DIRECTIONS: Please write out the listing beneath this sentence exactly, from its first line to the line with "At which beat does ball", and stop there.

EXERCISE MATERIALS:
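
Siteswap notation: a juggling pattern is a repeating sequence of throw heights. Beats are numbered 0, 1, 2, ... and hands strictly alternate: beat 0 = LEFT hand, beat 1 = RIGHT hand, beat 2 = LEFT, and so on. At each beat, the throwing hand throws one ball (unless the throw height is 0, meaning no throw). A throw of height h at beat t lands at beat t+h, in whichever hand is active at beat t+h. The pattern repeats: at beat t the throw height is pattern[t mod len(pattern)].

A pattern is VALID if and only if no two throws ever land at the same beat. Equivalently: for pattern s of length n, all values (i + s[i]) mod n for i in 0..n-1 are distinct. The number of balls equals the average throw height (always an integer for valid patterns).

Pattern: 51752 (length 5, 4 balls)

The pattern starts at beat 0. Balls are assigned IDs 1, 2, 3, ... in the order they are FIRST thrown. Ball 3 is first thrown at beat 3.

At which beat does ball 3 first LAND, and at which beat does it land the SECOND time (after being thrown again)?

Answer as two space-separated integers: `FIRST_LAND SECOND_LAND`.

Answer: 8 13

Derivation:
Beat 0 (L): throw ball1 h=5 -> lands@5:R; in-air after throw: [b1@5:R]
Beat 1 (R): throw ball2 h=1 -> lands@2:L; in-air after throw: [b2@2:L b1@5:R]
Beat 2 (L): throw ball2 h=7 -> lands@9:R; in-air after throw: [b1@5:R b2@9:R]
Beat 3 (R): throw ball3 h=5 -> lands@8:L; in-air after throw: [b1@5:R b3@8:L b2@9:R]
Beat 4 (L): throw ball4 h=2 -> lands@6:L; in-air after throw: [b1@5:R b4@6:L b3@8:L b2@9:R]
Beat 5 (R): throw ball1 h=5 -> lands@10:L; in-air after throw: [b4@6:L b3@8:L b2@9:R b1@10:L]
Beat 6 (L): throw ball4 h=1 -> lands@7:R; in-air after throw: [b4@7:R b3@8:L b2@9:R b1@10:L]
Beat 7 (R): throw ball4 h=7 -> lands@14:L; in-air after throw: [b3@8:L b2@9:R b1@10:L b4@14:L]
Beat 8 (L): throw ball3 h=5 -> lands@13:R; in-air after throw: [b2@9:R b1@10:L b3@13:R b4@14:L]
Beat 9 (R): throw ball2 h=2 -> lands@11:R; in-air after throw: [b1@10:L b2@11:R b3@13:R b4@14:L]
Beat 10 (L): throw ball1 h=5 -> lands@15:R; in-air after throw: [b2@11:R b3@13:R b4@14:L b1@15:R]
Beat 11 (R): throw ball2 h=1 -> lands@12:L; in-air after throw: [b2@12:L b3@13:R b4@14:L b1@15:R]
Beat 12 (L): throw ball2 h=7 -> lands@19:R; in-air after throw: [b3@13:R b4@14:L b1@15:R b2@19:R]
Beat 13 (R): throw ball3 h=5 -> lands@18:L; in-air after throw: [b4@14:L b1@15:R b3@18:L b2@19:R]
Ball 3: thrown@3 h=5 -> first land @8; rethrown@8 h=5 -> second land @13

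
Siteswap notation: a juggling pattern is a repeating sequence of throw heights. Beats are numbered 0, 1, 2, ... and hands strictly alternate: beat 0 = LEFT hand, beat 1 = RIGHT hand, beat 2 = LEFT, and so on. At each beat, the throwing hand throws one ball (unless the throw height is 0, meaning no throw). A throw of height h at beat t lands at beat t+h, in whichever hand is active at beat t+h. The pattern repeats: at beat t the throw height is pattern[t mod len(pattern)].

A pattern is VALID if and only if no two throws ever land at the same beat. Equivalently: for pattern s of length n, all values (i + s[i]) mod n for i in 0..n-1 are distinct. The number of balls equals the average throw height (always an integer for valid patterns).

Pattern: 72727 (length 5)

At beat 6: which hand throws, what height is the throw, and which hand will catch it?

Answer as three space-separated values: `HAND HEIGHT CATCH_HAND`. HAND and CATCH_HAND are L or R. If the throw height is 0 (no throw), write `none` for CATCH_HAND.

Answer: L 2 L

Derivation:
Beat 6: 6 mod 2 = 0, so hand = L
Throw height = pattern[6 mod 5] = pattern[1] = 2
Lands at beat 6+2=8, 8 mod 2 = 0, so catch hand = L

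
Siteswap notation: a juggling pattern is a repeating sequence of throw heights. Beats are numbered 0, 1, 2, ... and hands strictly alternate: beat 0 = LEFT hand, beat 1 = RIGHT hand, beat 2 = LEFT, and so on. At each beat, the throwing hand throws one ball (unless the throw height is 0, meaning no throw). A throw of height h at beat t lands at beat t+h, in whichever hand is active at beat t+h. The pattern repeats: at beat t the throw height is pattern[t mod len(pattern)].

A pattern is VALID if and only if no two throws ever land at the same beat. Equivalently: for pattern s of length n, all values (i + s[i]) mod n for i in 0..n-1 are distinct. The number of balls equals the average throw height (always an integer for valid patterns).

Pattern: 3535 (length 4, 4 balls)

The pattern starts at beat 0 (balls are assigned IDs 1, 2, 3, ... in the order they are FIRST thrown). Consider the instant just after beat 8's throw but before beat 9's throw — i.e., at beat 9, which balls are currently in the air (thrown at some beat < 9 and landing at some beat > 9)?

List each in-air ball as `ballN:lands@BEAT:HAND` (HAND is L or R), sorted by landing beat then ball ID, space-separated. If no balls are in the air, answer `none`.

Beat 0 (L): throw ball1 h=3 -> lands@3:R; in-air after throw: [b1@3:R]
Beat 1 (R): throw ball2 h=5 -> lands@6:L; in-air after throw: [b1@3:R b2@6:L]
Beat 2 (L): throw ball3 h=3 -> lands@5:R; in-air after throw: [b1@3:R b3@5:R b2@6:L]
Beat 3 (R): throw ball1 h=5 -> lands@8:L; in-air after throw: [b3@5:R b2@6:L b1@8:L]
Beat 4 (L): throw ball4 h=3 -> lands@7:R; in-air after throw: [b3@5:R b2@6:L b4@7:R b1@8:L]
Beat 5 (R): throw ball3 h=5 -> lands@10:L; in-air after throw: [b2@6:L b4@7:R b1@8:L b3@10:L]
Beat 6 (L): throw ball2 h=3 -> lands@9:R; in-air after throw: [b4@7:R b1@8:L b2@9:R b3@10:L]
Beat 7 (R): throw ball4 h=5 -> lands@12:L; in-air after throw: [b1@8:L b2@9:R b3@10:L b4@12:L]
Beat 8 (L): throw ball1 h=3 -> lands@11:R; in-air after throw: [b2@9:R b3@10:L b1@11:R b4@12:L]
Beat 9 (R): throw ball2 h=5 -> lands@14:L; in-air after throw: [b3@10:L b1@11:R b4@12:L b2@14:L]

Answer: ball3:lands@10:L ball1:lands@11:R ball4:lands@12:L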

SOLVED EXERCISE:
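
Siteswap notation: a juggling pattern is a repeating sequence of throw heights. Beats are numbered 0, 1, 2, ... and hands strictly alternate: beat 0 = LEFT hand, beat 1 = RIGHT hand, beat 2 = LEFT, and so on. At each beat, the throwing hand throws one ball (unless the throw height is 0, meaning no throw). A throw of height h at beat t lands at beat t+h, in whichever hand is active at beat t+h. The pattern repeats: at beat t the throw height is pattern[t mod len(pattern)].

A pattern is VALID if and only if no two throws ever land at the same beat. Equivalently: for pattern s of length n, all values (i + s[i]) mod n for i in 0..n-1 are distinct. The number of balls equals the average throw height (always an integer for valid patterns).

Pattern: 51752 (length 5, 4 balls)

The pattern starts at beat 0. Balls are assigned IDs 1, 2, 3, ... in the order they are FIRST thrown. Ball 3 is first thrown at beat 3.

At which beat does ball 3 first LAND, and at which beat does it land the SECOND time (after being thrown again)?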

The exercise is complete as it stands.